=== Begin Enclosure ===

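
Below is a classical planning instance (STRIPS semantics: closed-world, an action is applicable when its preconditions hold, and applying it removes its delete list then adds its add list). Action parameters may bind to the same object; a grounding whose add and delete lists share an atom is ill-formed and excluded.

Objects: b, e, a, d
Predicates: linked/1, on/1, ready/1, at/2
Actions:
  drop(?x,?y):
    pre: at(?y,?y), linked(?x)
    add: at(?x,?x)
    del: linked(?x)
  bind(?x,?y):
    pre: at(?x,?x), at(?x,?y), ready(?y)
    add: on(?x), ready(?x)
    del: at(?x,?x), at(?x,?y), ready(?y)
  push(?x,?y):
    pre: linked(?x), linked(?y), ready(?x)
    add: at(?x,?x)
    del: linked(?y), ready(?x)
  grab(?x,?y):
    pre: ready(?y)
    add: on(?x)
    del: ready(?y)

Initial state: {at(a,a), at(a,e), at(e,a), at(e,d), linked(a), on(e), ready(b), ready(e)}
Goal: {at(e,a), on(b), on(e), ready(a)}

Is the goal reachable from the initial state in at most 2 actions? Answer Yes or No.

1. bind(a,e)  →  {at(e,a), at(e,d), linked(a), on(a), on(e), ready(a), ready(b)}
2. grab(b,b)  →  {at(e,a), at(e,d), linked(a), on(a), on(b), on(e), ready(a)}
optimal plan length = 2; 2 ≤ 2

Yes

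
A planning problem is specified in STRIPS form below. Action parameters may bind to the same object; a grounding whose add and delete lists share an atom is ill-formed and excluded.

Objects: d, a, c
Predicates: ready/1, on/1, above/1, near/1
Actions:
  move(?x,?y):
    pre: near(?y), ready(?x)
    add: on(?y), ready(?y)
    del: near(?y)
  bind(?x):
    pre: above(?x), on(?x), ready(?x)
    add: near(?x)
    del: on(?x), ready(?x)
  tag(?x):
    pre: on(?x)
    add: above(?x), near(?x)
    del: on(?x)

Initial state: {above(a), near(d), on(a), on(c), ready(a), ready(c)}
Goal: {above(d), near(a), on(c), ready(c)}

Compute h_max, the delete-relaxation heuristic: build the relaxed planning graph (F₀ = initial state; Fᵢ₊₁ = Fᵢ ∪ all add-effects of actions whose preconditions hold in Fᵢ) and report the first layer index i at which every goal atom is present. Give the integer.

F0 = init (6 atoms)
F1 = F0 ∪ {above(c), near(a), near(c), on(d), ready(d)}  (11 atoms)
F2 = F1 ∪ {above(d)}  (12 atoms)
goal ⊆ F2  ⇒  h_max = 2

2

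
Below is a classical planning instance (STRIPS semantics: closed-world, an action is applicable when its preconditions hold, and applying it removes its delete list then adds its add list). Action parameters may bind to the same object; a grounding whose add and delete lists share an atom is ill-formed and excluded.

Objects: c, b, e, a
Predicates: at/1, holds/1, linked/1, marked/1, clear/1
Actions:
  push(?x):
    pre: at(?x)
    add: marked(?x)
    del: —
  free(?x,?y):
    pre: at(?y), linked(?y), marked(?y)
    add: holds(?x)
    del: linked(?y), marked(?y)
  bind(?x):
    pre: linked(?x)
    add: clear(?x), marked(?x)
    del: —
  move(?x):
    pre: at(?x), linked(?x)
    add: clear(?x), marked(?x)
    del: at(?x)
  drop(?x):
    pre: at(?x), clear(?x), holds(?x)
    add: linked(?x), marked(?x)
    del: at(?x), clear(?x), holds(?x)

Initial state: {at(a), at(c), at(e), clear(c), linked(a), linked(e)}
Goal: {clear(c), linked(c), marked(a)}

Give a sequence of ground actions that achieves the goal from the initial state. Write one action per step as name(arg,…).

push(e); push(a); free(c,e); drop(c); bind(c)

1. push(e)  →  {at(a), at(c), at(e), clear(c), linked(a), linked(e), marked(e)}
2. push(a)  →  {at(a), at(c), at(e), clear(c), linked(a), linked(e), marked(a), marked(e)}
3. free(c,e)  →  {at(a), at(c), at(e), clear(c), holds(c), linked(a), marked(a)}
4. drop(c)  →  {at(a), at(e), linked(a), linked(c), marked(a), marked(c)}
5. bind(c)  →  {at(a), at(e), clear(c), linked(a), linked(c), marked(a), marked(c)}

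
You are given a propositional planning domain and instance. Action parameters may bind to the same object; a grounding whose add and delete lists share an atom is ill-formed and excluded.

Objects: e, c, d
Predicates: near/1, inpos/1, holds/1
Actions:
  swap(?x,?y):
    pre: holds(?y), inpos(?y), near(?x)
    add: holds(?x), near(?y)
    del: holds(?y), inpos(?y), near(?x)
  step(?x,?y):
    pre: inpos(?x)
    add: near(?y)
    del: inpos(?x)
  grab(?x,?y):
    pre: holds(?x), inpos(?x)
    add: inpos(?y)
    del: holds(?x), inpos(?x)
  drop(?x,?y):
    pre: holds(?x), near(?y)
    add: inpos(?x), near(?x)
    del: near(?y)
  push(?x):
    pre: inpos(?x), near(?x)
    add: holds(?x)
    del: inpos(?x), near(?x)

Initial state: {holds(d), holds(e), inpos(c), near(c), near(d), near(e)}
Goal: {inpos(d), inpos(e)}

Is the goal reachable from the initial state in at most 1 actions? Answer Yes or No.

No

1. drop(e,c)  →  {holds(d), holds(e), inpos(c), inpos(e), near(d), near(e)}
2. drop(d,e)  →  {holds(d), holds(e), inpos(c), inpos(d), inpos(e), near(d)}
optimal plan length = 2; 2 > 1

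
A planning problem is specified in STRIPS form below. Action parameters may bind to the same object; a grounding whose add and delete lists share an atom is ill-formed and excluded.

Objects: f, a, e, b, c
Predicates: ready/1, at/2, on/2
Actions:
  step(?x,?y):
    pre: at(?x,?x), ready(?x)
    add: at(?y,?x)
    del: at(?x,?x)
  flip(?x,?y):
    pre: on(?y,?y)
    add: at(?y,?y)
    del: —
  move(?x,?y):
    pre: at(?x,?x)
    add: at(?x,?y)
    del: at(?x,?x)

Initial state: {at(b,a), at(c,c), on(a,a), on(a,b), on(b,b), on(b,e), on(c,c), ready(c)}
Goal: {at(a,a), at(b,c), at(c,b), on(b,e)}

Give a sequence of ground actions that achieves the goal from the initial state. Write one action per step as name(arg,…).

step(c,b); flip(f,a); flip(f,c); move(c,b)

1. step(c,b)  →  {at(b,a), at(b,c), on(a,a), on(a,b), on(b,b), on(b,e), on(c,c), ready(c)}
2. flip(f,a)  →  {at(a,a), at(b,a), at(b,c), on(a,a), on(a,b), on(b,b), on(b,e), on(c,c), ready(c)}
3. flip(f,c)  →  {at(a,a), at(b,a), at(b,c), at(c,c), on(a,a), on(a,b), on(b,b), on(b,e), on(c,c), ready(c)}
4. move(c,b)  →  {at(a,a), at(b,a), at(b,c), at(c,b), on(a,a), on(a,b), on(b,b), on(b,e), on(c,c), ready(c)}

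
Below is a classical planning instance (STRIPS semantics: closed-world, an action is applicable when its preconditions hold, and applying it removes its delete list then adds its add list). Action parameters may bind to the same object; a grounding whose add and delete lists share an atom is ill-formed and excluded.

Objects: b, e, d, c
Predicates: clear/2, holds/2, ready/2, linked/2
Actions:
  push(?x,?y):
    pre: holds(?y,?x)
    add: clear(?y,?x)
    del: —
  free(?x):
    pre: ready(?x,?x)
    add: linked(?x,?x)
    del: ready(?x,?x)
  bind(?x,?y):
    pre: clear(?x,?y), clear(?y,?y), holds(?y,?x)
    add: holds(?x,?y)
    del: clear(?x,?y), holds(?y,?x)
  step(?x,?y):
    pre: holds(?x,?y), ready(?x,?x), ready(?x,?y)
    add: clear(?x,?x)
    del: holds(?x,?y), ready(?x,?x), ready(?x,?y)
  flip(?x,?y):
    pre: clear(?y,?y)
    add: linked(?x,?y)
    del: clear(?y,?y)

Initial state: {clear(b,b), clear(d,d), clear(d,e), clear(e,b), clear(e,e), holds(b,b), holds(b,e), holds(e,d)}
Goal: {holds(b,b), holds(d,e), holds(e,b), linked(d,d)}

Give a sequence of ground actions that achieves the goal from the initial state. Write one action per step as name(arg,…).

bind(e,b); bind(d,e); flip(d,d)

1. bind(e,b)  →  {clear(b,b), clear(d,d), clear(d,e), clear(e,e), holds(b,b), holds(e,b), holds(e,d)}
2. bind(d,e)  →  {clear(b,b), clear(d,d), clear(e,e), holds(b,b), holds(d,e), holds(e,b)}
3. flip(d,d)  →  {clear(b,b), clear(e,e), holds(b,b), holds(d,e), holds(e,b), linked(d,d)}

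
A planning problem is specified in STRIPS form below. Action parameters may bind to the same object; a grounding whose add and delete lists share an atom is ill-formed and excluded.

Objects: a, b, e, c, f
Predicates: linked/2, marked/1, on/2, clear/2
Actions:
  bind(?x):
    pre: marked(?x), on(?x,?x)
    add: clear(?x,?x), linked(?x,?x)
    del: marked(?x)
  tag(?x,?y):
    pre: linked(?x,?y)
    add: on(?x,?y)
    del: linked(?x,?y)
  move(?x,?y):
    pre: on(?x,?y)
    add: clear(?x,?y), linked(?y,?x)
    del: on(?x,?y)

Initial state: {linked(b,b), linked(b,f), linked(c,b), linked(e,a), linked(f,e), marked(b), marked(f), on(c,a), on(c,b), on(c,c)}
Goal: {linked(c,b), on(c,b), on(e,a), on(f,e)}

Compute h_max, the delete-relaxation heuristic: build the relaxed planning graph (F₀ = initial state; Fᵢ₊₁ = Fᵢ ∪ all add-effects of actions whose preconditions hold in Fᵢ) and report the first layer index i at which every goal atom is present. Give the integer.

1

F0 = init (10 atoms)
F1 = F0 ∪ {clear(c,a), clear(c,b), clear(c,c), linked(a,c), linked(b,c), linked(c,c), on(b,b), on(b,f), on(e,a), on(f,e)}  (20 atoms)
goal ⊆ F1  ⇒  h_max = 1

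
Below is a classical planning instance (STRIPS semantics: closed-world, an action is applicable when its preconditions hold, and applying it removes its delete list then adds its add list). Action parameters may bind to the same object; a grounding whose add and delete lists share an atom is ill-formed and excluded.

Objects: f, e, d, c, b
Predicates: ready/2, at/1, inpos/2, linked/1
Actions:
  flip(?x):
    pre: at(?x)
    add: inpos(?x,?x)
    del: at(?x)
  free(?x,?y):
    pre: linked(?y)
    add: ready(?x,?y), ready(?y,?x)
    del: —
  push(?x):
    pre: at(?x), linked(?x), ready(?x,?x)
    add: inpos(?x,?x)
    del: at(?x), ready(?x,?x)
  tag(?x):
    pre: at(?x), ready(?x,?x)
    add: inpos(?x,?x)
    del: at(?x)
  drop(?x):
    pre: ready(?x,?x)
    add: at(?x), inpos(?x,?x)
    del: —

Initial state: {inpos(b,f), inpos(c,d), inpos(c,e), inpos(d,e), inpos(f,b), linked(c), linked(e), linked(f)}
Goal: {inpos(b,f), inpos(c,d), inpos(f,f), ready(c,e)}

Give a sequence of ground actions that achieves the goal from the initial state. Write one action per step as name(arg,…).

1. free(f,f)  →  {inpos(b,f), inpos(c,d), inpos(c,e), inpos(d,e), inpos(f,b), linked(c), linked(e), linked(f), ready(f,f)}
2. free(e,c)  →  {inpos(b,f), inpos(c,d), inpos(c,e), inpos(d,e), inpos(f,b), linked(c), linked(e), linked(f), ready(c,e), ready(e,c), ready(f,f)}
3. drop(f)  →  {at(f), inpos(b,f), inpos(c,d), inpos(c,e), inpos(d,e), inpos(f,b), inpos(f,f), linked(c), linked(e), linked(f), ready(c,e), ready(e,c), ready(f,f)}

free(f,f); free(e,c); drop(f)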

=== End Enclosure ===

- Directions -
Find and show each line of the listing with the word "Predicates".

- Reply to the task -
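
Predicates: linked/1, on/1, ready/1, at/2
Predicates: ready/1, on/1, above/1, near/1
Predicates: at/1, holds/1, linked/1, marked/1, clear/1
Predicates: near/1, inpos/1, holds/1
Predicates: ready/1, at/2, on/2
Predicates: clear/2, holds/2, ready/2, linked/2
Predicates: linked/2, marked/1, on/2, clear/2
Predicates: ready/2, at/1, inpos/2, linked/1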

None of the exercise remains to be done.